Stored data
★ ★ ★ ★ ★ ★ ★

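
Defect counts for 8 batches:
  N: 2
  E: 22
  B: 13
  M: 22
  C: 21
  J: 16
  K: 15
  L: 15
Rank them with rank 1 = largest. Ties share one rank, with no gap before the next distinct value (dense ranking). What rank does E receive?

1

Sorted (descending): 22, 22, 21, 16, 15, 15, 13, 2
The 2 values of 22 share dense rank 1.
The 2 values of 15 share dense rank 4.
Remaining distinct values take the next consecutive integers.
E has value 22 → rank 1.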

★ ★ ★ ★ ★ ★ ★

AIM OF THE EXERCISE - The data should be printed again exactly, line for line.

YOUR RESPONSE -
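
Defect counts for 8 batches:
  N: 2
  E: 22
  B: 13
  M: 22
  C: 21
  J: 16
  K: 15
  L: 15
Rank them with rank 1 = largest. Ties share one rank, with no gap before the next distinct value (dense ranking). What rank does E receive?

1

Sorted (descending): 22, 22, 21, 16, 15, 15, 13, 2
The 2 values of 22 share dense rank 1.
The 2 values of 15 share dense rank 4.
Remaining distinct values take the next consecutive integers.
E has value 22 → rank 1.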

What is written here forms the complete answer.